◆ **Your assignment**
Copy each of the records exactly.

◆ **Saved data entries**
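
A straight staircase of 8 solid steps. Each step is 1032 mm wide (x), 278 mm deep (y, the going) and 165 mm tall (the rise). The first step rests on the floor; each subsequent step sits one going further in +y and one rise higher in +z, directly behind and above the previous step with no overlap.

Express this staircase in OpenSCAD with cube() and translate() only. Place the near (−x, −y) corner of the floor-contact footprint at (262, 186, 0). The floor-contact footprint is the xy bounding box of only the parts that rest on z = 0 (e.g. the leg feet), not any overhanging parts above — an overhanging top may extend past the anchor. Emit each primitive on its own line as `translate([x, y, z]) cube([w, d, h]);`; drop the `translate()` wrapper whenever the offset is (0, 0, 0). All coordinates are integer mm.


translate([262, 186, 0]) cube([1032, 278, 165]);
translate([262, 464, 165]) cube([1032, 278, 165]);
translate([262, 742, 330]) cube([1032, 278, 165]);
translate([262, 1020, 495]) cube([1032, 278, 165]);
translate([262, 1298, 660]) cube([1032, 278, 165]);
translate([262, 1576, 825]) cube([1032, 278, 165]);
translate([262, 1854, 990]) cube([1032, 278, 165]);
translate([262, 2132, 1155]) cube([1032, 278, 165]);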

◆ **Solved exercise**
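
A straight staircase of 8 solid steps. Each step is 1032 mm wide (x), 278 mm deep (y, the going) and 165 mm tall (the rise). The first step rests on the floor; each subsequent step sits one going further in +y and one rise higher in +z, directly behind and above the previous step with no overlap.

Express this staircase in OpenSCAD with cube() and translate() only. Place the near (−x, −y) corner of the floor-contact footprint at (262, 186, 0). The floor-contact footprint is the xy bounding box of only the parts that rest on z = 0 (e.g. the leg feet), not any overhanging parts above — an overhanging top may extend past the anchor. Emit each primitive on its own line as `translate([x, y, z]) cube([w, d, h]);`; drop the `translate()` wrapper whenever the offset is (0, 0, 0). All coordinates are integer mm.


translate([262, 186, 0]) cube([1032, 278, 165]);
translate([262, 464, 165]) cube([1032, 278, 165]);
translate([262, 742, 330]) cube([1032, 278, 165]);
translate([262, 1020, 495]) cube([1032, 278, 165]);
translate([262, 1298, 660]) cube([1032, 278, 165]);
translate([262, 1576, 825]) cube([1032, 278, 165]);
translate([262, 1854, 990]) cube([1032, 278, 165]);
translate([262, 2132, 1155]) cube([1032, 278, 165]);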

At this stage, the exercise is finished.